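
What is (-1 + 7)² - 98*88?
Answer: -8588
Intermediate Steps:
(-1 + 7)² - 98*88 = 6² - 8624 = 36 - 8624 = -8588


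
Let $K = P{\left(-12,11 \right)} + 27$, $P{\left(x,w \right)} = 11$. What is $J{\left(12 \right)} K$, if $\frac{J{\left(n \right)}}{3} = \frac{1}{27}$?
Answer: $\frac{38}{9} \approx 4.2222$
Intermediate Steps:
$J{\left(n \right)} = \frac{1}{9}$ ($J{\left(n \right)} = \frac{3}{27} = 3 \cdot \frac{1}{27} = \frac{1}{9}$)
$K = 38$ ($K = 11 + 27 = 38$)
$J{\left(12 \right)} K = \frac{1}{9} \cdot 38 = \frac{38}{9}$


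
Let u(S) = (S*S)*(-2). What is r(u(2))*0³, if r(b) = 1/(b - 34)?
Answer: 0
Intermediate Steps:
u(S) = -2*S² (u(S) = S²*(-2) = -2*S²)
r(b) = 1/(-34 + b)
r(u(2))*0³ = 0³/(-34 - 2*2²) = 0/(-34 - 2*4) = 0/(-34 - 8) = 0/(-42) = -1/42*0 = 0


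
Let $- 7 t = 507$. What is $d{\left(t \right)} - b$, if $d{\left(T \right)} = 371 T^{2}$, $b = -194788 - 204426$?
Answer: $\frac{16418095}{7} \approx 2.3454 \cdot 10^{6}$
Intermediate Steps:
$b = -399214$ ($b = -194788 - 204426 = -399214$)
$t = - \frac{507}{7}$ ($t = \left(- \frac{1}{7}\right) 507 = - \frac{507}{7} \approx -72.429$)
$d{\left(t \right)} - b = 371 \left(- \frac{507}{7}\right)^{2} - -399214 = 371 \cdot \frac{257049}{49} + 399214 = \frac{13623597}{7} + 399214 = \frac{16418095}{7}$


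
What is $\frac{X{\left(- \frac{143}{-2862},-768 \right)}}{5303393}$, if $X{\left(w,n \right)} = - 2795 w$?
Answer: $- \frac{399685}{15178310766} \approx -2.6333 \cdot 10^{-5}$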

- - - - - - -

§ **Exercise instructions**
Filter the entries down to the lines that hold "Answer". Copy those lines.

§ **Solution for this problem**
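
Answer: -8588
Answer: $\frac{38}{9} \approx 4.2222$
Answer: 0
Answer: $\frac{16418095}{7} \approx 2.3454 \cdot 10^{6}$
Answer: $- \frac{399685}{15178310766} \approx -2.6333 \cdot 10^{-5}$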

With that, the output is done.